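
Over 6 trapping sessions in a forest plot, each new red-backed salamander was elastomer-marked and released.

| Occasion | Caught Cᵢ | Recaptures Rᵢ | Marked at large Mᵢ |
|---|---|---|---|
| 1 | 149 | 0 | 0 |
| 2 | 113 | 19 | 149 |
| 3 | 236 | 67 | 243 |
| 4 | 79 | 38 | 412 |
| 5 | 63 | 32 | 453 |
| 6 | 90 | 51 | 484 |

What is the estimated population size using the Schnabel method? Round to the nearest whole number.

N ≈ 864

Σ MᵢCᵢ = 0·149 + 149·113 + 243·236 + 412·79 + 453·63 + 484·90 = 0 + 16837 + 57348 + 32548 + 28539 + 43560 = 178832
Σ Rᵢ = 0 + 19 + 67 + 38 + 32 + 51 = 207
N̂ = 178832 / 207 ≈ 863.9 → 864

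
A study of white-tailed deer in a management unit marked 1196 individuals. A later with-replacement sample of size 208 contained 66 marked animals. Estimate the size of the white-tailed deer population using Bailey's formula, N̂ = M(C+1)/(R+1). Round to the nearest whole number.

N̂ = 1196·(208+1)/(66+1) = 1196·209/67 = 249964/67 ≈ 3730.8 → 3731

N ≈ 3731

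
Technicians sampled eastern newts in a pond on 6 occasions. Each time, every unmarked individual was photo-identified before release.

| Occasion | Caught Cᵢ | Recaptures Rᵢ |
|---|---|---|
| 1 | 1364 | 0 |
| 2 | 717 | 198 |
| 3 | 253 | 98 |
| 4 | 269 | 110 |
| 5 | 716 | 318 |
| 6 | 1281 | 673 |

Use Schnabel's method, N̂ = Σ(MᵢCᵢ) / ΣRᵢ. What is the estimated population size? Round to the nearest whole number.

N ≈ 4939

Marked at large before each occasion: Mᵢ = Σⱼ<ᵢ (Cⱼ − Rⱼ) → M1=0, M2=1364, M3=1883, M4=2038, M5=2197, M6=2595
Σ MᵢCᵢ = 0·1364 + 1364·717 + 1883·253 + 2038·269 + 2197·716 + 2595·1281 = 0 + 977988 + 476399 + 548222 + 1573052 + 3324195 = 6899856
Σ Rᵢ = 0 + 198 + 98 + 110 + 318 + 673 = 1397
N̂ = 6899856 / 1397 ≈ 4939.1 → 4939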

* [REQUIRED ACTION] Using the material above, reproduce exactly the line that contains "A study of white-tailed" and all lines after it through the last one, and only those.

* [ANSWER BOX]
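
A study of white-tailed deer in a management unit marked 1196 individuals. A later with-replacement sample of size 208 contained 66 marked animals. Estimate the size of the white-tailed deer population using Bailey's formula, N̂ = M(C+1)/(R+1). Round to the nearest whole number.

N̂ = 1196·(208+1)/(66+1) = 1196·209/67 = 249964/67 ≈ 3730.8 → 3731

N ≈ 3731

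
Technicians sampled eastern newts in a pond on 6 occasions. Each time, every unmarked individual was photo-identified before release.

| Occasion | Caught Cᵢ | Recaptures Rᵢ |
|---|---|---|
| 1 | 1364 | 0 |
| 2 | 717 | 198 |
| 3 | 253 | 98 |
| 4 | 269 | 110 |
| 5 | 716 | 318 |
| 6 | 1281 | 673 |

Use Schnabel's method, N̂ = Σ(MᵢCᵢ) / ΣRᵢ. What is the estimated population size? Round to the nearest whole number.

N ≈ 4939

Marked at large before each occasion: Mᵢ = Σⱼ<ᵢ (Cⱼ − Rⱼ) → M1=0, M2=1364, M3=1883, M4=2038, M5=2197, M6=2595
Σ MᵢCᵢ = 0·1364 + 1364·717 + 1883·253 + 2038·269 + 2197·716 + 2595·1281 = 0 + 977988 + 476399 + 548222 + 1573052 + 3324195 = 6899856
Σ Rᵢ = 0 + 198 + 98 + 110 + 318 + 673 = 1397
N̂ = 6899856 / 1397 ≈ 4939.1 → 4939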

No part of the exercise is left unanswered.